§ **EXERCISE DIRECTIONS**
All records that follow are to be output exactly.
=== Section Start ===
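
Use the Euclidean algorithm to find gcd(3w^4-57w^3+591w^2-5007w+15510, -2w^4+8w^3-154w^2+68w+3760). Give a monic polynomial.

By polynomial division,
  3w^4-57w^3+591w^2-5007w+15510 = (-3/2)(-2w^4+8w^3-154w^2+68w+3760) + (-45w^3+360w^2-4905w+21150)
  -2w^4+8w^3-154w^2+68w+3760 = ((2/45)w+8/45)(-45w^3+360w^2-4905w+21150) + (0)
Last nonzero remainder: -45w^3+360w^2-4905w+21150. Dividing through by -45 gives the monic gcd w^3-8w^2+109w-470.

w^3-8w^2+109w-470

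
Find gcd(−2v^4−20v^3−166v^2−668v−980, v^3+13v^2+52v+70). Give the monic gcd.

v^2+6v+10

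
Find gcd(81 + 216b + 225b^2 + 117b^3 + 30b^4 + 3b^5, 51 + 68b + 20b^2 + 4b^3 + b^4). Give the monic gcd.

3 + 4b + b^2

Apply the Euclidean algorithm:
  3b^5 + 30b^4 + 117b^3 + 225b^2 + 216b + 81 = (3b + 18)(b^4 + 4b^3 + 20b^2 + 68b + 51) + (−15b^3 − 339b^2 − 1161b − 837)
  b^4 + 4b^3 + 20b^2 + 68b + 51 = (−(1/15)b + 31/25)(−15b^3 − 339b^2 − 1161b − 837) + ((9074/25)b^2 + (36296/25)b + 27222/25)
  −15b^3 − 339b^2 − 1161b − 837 = (−(375/9074)b − 6975/9074)((9074/25)b^2 + (36296/25)b + 27222/25) + (0)
Last nonzero remainder: (9074/25)b^2 + (36296/25)b + 27222/25. Dividing through by 9074/25 gives the monic gcd b^2 + 4b + 3.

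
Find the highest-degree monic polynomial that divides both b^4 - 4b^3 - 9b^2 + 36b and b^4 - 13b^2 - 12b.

Apply the Euclidean algorithm:
  b^4 - 4b^3 - 9b^2 + 36b = (b^4 - 13b^2 - 12b) + (-4b^3 + 4b^2 + 48b)
  b^4 - 13b^2 - 12b = (-(1/4)b - 1/4)(-4b^3 + 4b^2 + 48b) + (0)
Last nonzero remainder: -4b^3 + 4b^2 + 48b. Dividing through by -4 gives the monic gcd b^3 - b^2 - 12b.

b^3 - b^2 - 12b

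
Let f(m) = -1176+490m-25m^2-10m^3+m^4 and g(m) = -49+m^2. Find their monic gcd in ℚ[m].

-49+m^2

Repeated division with remainder:
  m^4-10m^3-25m^2+490m-1176 = (m^2-10m+24)(m^2-49) + (0)
The last nonzero remainder m^2-49 is already monic.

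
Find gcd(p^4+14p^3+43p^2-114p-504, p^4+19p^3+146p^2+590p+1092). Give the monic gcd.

p^2+13p+42

Euclidean algorithm in ℚ[p]:
  p^4+14p^3+43p^2-114p-504 = (p^4+19p^3+146p^2+590p+1092) + (-5p^3-103p^2-704p-1596)
  p^4+19p^3+146p^2+590p+1092 = (-(1/5)p+8/25)(-5p^3-103p^2-704p-1596) + ((954/25)p^2+(12402/25)p+40068/25)
  -5p^3-103p^2-704p-1596 = (-(125/954)p-475/477)((954/25)p^2+(12402/25)p+40068/25) + (0)
Last nonzero remainder: (954/25)p^2+(12402/25)p+40068/25. Dividing through by 954/25 gives the monic gcd p^2+13p+42.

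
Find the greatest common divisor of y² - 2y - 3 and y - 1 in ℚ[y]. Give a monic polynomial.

1

Euclidean algorithm in ℚ[y]:
  y² - 2y - 3 = (y - 1)(y - 1) + (-4)
  y - 1 = (-(1/4)y + 1/4)(-4) + (0)
The last nonzero remainder is the constant -4, so the polynomials are coprime and gcd = 1.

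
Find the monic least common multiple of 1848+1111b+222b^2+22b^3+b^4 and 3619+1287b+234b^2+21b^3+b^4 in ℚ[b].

86856+70697b+23392b^2+4365b^3+489b^4+32b^5+b^6

Euclidean algorithm in ℚ[b]:
  b^4+22b^3+222b^2+1111b+1848 = (b^4+21b^3+234b^2+1287b+3619) + (b^3-12b^2-176b-1771)
  b^4+21b^3+234b^2+1287b+3619 = (b+33)(b^3-12b^2-176b-1771) + (806b^2+8866b+62062)
  b^3-12b^2-176b-1771 = ((1/806)b-23/806)(806b^2+8866b+62062) + (0)
Last nonzero remainder: 806b^2+8866b+62062. Dividing through by 806 gives the monic gcd b^2+11b+77.
Then lcm(f, g) = f·g / gcd(f, g); expanding and making the result monic gives the answer.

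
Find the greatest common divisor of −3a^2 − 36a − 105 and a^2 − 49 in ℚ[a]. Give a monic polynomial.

a + 7

Apply the Euclidean algorithm:
  −3a^2 − 36a − 105 = (−3)(a^2 − 49) + (−36a − 252)
  a^2 − 49 = (−(1/36)a + 7/36)(−36a − 252) + (0)
Last nonzero remainder: −36a − 252. Dividing through by −36 gives the monic gcd a + 7.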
=== Section End ===
§ **SOLUTION FOR THIS EXERCISE**
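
Use the Euclidean algorithm to find gcd(3w^4-57w^3+591w^2-5007w+15510, -2w^4+8w^3-154w^2+68w+3760). Give a monic polynomial.

By polynomial division,
  3w^4-57w^3+591w^2-5007w+15510 = (-3/2)(-2w^4+8w^3-154w^2+68w+3760) + (-45w^3+360w^2-4905w+21150)
  -2w^4+8w^3-154w^2+68w+3760 = ((2/45)w+8/45)(-45w^3+360w^2-4905w+21150) + (0)
Last nonzero remainder: -45w^3+360w^2-4905w+21150. Dividing through by -45 gives the monic gcd w^3-8w^2+109w-470.

w^3-8w^2+109w-470

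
Find gcd(−2v^4−20v^3−166v^2−668v−980, v^3+13v^2+52v+70). Give the monic gcd.

v^2+6v+10

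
Find gcd(81 + 216b + 225b^2 + 117b^3 + 30b^4 + 3b^5, 51 + 68b + 20b^2 + 4b^3 + b^4). Give the monic gcd.

3 + 4b + b^2

Apply the Euclidean algorithm:
  3b^5 + 30b^4 + 117b^3 + 225b^2 + 216b + 81 = (3b + 18)(b^4 + 4b^3 + 20b^2 + 68b + 51) + (−15b^3 − 339b^2 − 1161b − 837)
  b^4 + 4b^3 + 20b^2 + 68b + 51 = (−(1/15)b + 31/25)(−15b^3 − 339b^2 − 1161b − 837) + ((9074/25)b^2 + (36296/25)b + 27222/25)
  −15b^3 − 339b^2 − 1161b − 837 = (−(375/9074)b − 6975/9074)((9074/25)b^2 + (36296/25)b + 27222/25) + (0)
Last nonzero remainder: (9074/25)b^2 + (36296/25)b + 27222/25. Dividing through by 9074/25 gives the monic gcd b^2 + 4b + 3.

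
Find the highest-degree monic polynomial that divides both b^4 - 4b^3 - 9b^2 + 36b and b^4 - 13b^2 - 12b.

Apply the Euclidean algorithm:
  b^4 - 4b^3 - 9b^2 + 36b = (b^4 - 13b^2 - 12b) + (-4b^3 + 4b^2 + 48b)
  b^4 - 13b^2 - 12b = (-(1/4)b - 1/4)(-4b^3 + 4b^2 + 48b) + (0)
Last nonzero remainder: -4b^3 + 4b^2 + 48b. Dividing through by -4 gives the monic gcd b^3 - b^2 - 12b.

b^3 - b^2 - 12b

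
Let f(m) = -1176+490m-25m^2-10m^3+m^4 and g(m) = -49+m^2. Find their monic gcd in ℚ[m].

-49+m^2

Repeated division with remainder:
  m^4-10m^3-25m^2+490m-1176 = (m^2-10m+24)(m^2-49) + (0)
The last nonzero remainder m^2-49 is already monic.

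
Find gcd(p^4+14p^3+43p^2-114p-504, p^4+19p^3+146p^2+590p+1092). Give the monic gcd.

p^2+13p+42

Euclidean algorithm in ℚ[p]:
  p^4+14p^3+43p^2-114p-504 = (p^4+19p^3+146p^2+590p+1092) + (-5p^3-103p^2-704p-1596)
  p^4+19p^3+146p^2+590p+1092 = (-(1/5)p+8/25)(-5p^3-103p^2-704p-1596) + ((954/25)p^2+(12402/25)p+40068/25)
  -5p^3-103p^2-704p-1596 = (-(125/954)p-475/477)((954/25)p^2+(12402/25)p+40068/25) + (0)
Last nonzero remainder: (954/25)p^2+(12402/25)p+40068/25. Dividing through by 954/25 gives the monic gcd p^2+13p+42.

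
Find the greatest common divisor of y² - 2y - 3 and y - 1 in ℚ[y]. Give a monic polynomial.

1

Euclidean algorithm in ℚ[y]:
  y² - 2y - 3 = (y - 1)(y - 1) + (-4)
  y - 1 = (-(1/4)y + 1/4)(-4) + (0)
The last nonzero remainder is the constant -4, so the polynomials are coprime and gcd = 1.

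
Find the monic least common multiple of 1848+1111b+222b^2+22b^3+b^4 and 3619+1287b+234b^2+21b^3+b^4 in ℚ[b].

86856+70697b+23392b^2+4365b^3+489b^4+32b^5+b^6

Euclidean algorithm in ℚ[b]:
  b^4+22b^3+222b^2+1111b+1848 = (b^4+21b^3+234b^2+1287b+3619) + (b^3-12b^2-176b-1771)
  b^4+21b^3+234b^2+1287b+3619 = (b+33)(b^3-12b^2-176b-1771) + (806b^2+8866b+62062)
  b^3-12b^2-176b-1771 = ((1/806)b-23/806)(806b^2+8866b+62062) + (0)
Last nonzero remainder: 806b^2+8866b+62062. Dividing through by 806 gives the monic gcd b^2+11b+77.
Then lcm(f, g) = f·g / gcd(f, g); expanding and making the result monic gives the answer.

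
Find the greatest common divisor of −3a^2 − 36a − 105 and a^2 − 49 in ℚ[a]. Give a monic polynomial.

a + 7

Apply the Euclidean algorithm:
  −3a^2 − 36a − 105 = (−3)(a^2 − 49) + (−36a − 252)
  a^2 − 49 = (−(1/36)a + 7/36)(−36a − 252) + (0)
Last nonzero remainder: −36a − 252. Dividing through by −36 gives the monic gcd a + 7.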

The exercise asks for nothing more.